Dataset entries
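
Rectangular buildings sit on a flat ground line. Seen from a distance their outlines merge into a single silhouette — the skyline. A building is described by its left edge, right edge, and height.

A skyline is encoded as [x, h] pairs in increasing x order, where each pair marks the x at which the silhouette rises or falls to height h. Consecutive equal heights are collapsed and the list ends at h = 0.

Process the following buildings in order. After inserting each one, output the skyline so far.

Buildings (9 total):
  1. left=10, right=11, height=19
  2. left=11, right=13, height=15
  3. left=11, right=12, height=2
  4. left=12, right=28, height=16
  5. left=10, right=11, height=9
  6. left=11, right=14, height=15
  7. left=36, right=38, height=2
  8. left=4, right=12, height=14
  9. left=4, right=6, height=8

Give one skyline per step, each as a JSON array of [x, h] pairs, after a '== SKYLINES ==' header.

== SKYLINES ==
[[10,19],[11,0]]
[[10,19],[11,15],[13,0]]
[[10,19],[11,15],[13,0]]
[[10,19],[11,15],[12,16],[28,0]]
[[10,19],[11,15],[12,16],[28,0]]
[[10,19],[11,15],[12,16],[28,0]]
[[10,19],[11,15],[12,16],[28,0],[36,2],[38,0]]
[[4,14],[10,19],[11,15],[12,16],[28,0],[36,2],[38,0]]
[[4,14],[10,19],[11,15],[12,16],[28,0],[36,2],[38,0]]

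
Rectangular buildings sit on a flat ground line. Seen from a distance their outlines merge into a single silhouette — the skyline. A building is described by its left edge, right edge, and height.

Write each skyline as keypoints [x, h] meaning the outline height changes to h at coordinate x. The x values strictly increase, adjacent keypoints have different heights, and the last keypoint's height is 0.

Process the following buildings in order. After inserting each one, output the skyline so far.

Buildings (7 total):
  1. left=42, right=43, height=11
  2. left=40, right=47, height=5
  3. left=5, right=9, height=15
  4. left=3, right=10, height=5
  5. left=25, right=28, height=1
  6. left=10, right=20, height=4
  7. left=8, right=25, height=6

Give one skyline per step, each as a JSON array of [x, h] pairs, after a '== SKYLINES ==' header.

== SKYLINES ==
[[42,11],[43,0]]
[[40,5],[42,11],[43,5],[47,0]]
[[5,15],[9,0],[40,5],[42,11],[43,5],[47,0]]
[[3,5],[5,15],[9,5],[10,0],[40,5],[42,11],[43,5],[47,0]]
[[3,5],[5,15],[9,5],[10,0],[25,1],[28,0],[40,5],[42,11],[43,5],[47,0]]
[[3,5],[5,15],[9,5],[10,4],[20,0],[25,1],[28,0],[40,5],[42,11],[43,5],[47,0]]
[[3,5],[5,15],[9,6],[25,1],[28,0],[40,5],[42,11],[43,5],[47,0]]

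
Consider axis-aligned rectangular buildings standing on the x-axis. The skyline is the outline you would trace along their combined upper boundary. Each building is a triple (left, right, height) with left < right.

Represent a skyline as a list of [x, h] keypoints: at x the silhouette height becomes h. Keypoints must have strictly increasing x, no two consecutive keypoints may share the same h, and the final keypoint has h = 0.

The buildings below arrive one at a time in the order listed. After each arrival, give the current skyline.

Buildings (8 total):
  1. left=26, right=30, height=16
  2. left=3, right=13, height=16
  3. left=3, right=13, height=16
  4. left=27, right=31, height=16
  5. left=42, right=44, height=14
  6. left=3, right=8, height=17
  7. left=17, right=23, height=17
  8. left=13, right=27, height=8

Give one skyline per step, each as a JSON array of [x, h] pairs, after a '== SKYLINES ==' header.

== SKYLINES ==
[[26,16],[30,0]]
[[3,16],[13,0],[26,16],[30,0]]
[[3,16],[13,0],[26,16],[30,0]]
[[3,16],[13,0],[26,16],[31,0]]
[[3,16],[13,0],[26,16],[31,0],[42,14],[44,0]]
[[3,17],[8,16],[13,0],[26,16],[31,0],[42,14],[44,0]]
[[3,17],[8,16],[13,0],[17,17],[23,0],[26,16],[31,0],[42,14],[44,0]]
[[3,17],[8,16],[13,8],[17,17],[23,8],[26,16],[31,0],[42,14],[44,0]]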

Work request
Exact copies of all the entries above are required.

Your response
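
Rectangular buildings sit on a flat ground line. Seen from a distance their outlines merge into a single silhouette — the skyline. A building is described by its left edge, right edge, and height.

A skyline is encoded as [x, h] pairs in increasing x order, where each pair marks the x at which the silhouette rises or falls to height h. Consecutive equal heights are collapsed and the list ends at h = 0.

Process the following buildings in order. After inserting each one, output the skyline so far.

Buildings (9 total):
  1. left=10, right=11, height=19
  2. left=11, right=13, height=15
  3. left=11, right=12, height=2
  4. left=12, right=28, height=16
  5. left=10, right=11, height=9
  6. left=11, right=14, height=15
  7. left=36, right=38, height=2
  8. left=4, right=12, height=14
  9. left=4, right=6, height=8

Give one skyline per step, each as a JSON array of [x, h] pairs, after a '== SKYLINES ==' header.

== SKYLINES ==
[[10,19],[11,0]]
[[10,19],[11,15],[13,0]]
[[10,19],[11,15],[13,0]]
[[10,19],[11,15],[12,16],[28,0]]
[[10,19],[11,15],[12,16],[28,0]]
[[10,19],[11,15],[12,16],[28,0]]
[[10,19],[11,15],[12,16],[28,0],[36,2],[38,0]]
[[4,14],[10,19],[11,15],[12,16],[28,0],[36,2],[38,0]]
[[4,14],[10,19],[11,15],[12,16],[28,0],[36,2],[38,0]]

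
Rectangular buildings sit on a flat ground line. Seen from a distance their outlines merge into a single silhouette — the skyline. A building is described by its left edge, right edge, and height.

Write each skyline as keypoints [x, h] meaning the outline height changes to h at coordinate x. The x values strictly increase, adjacent keypoints have different heights, and the last keypoint's height is 0.

Process the following buildings in order. After inserting each one, output the skyline so far.

Buildings (7 total):
  1. left=42, right=43, height=11
  2. left=40, right=47, height=5
  3. left=5, right=9, height=15
  4. left=3, right=10, height=5
  5. left=25, right=28, height=1
  6. left=10, right=20, height=4
  7. left=8, right=25, height=6

Give one skyline per step, each as a JSON array of [x, h] pairs, after a '== SKYLINES ==' header.

== SKYLINES ==
[[42,11],[43,0]]
[[40,5],[42,11],[43,5],[47,0]]
[[5,15],[9,0],[40,5],[42,11],[43,5],[47,0]]
[[3,5],[5,15],[9,5],[10,0],[40,5],[42,11],[43,5],[47,0]]
[[3,5],[5,15],[9,5],[10,0],[25,1],[28,0],[40,5],[42,11],[43,5],[47,0]]
[[3,5],[5,15],[9,5],[10,4],[20,0],[25,1],[28,0],[40,5],[42,11],[43,5],[47,0]]
[[3,5],[5,15],[9,6],[25,1],[28,0],[40,5],[42,11],[43,5],[47,0]]

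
Consider axis-aligned rectangular buildings standing on the x-axis. The skyline is the outline you would trace along their combined upper boundary. Each building is a triple (left, right, height) with left < right.

Represent a skyline as a list of [x, h] keypoints: at x the silhouette height becomes h. Keypoints must have strictly increasing x, no two consecutive keypoints may share the same h, and the final keypoint has h = 0.

The buildings below arrive one at a time in the order listed. After each arrival, give the current skyline.

Buildings (8 total):
  1. left=26, right=30, height=16
  2. left=3, right=13, height=16
  3. left=3, right=13, height=16
  4. left=27, right=31, height=16
  5. left=42, right=44, height=14
  6. left=3, right=8, height=17
  7. left=17, right=23, height=17
  8. left=13, right=27, height=8

Give one skyline per step, each as a JSON array of [x, h] pairs, after a '== SKYLINES ==' header.

== SKYLINES ==
[[26,16],[30,0]]
[[3,16],[13,0],[26,16],[30,0]]
[[3,16],[13,0],[26,16],[30,0]]
[[3,16],[13,0],[26,16],[31,0]]
[[3,16],[13,0],[26,16],[31,0],[42,14],[44,0]]
[[3,17],[8,16],[13,0],[26,16],[31,0],[42,14],[44,0]]
[[3,17],[8,16],[13,0],[17,17],[23,0],[26,16],[31,0],[42,14],[44,0]]
[[3,17],[8,16],[13,8],[17,17],[23,8],[26,16],[31,0],[42,14],[44,0]]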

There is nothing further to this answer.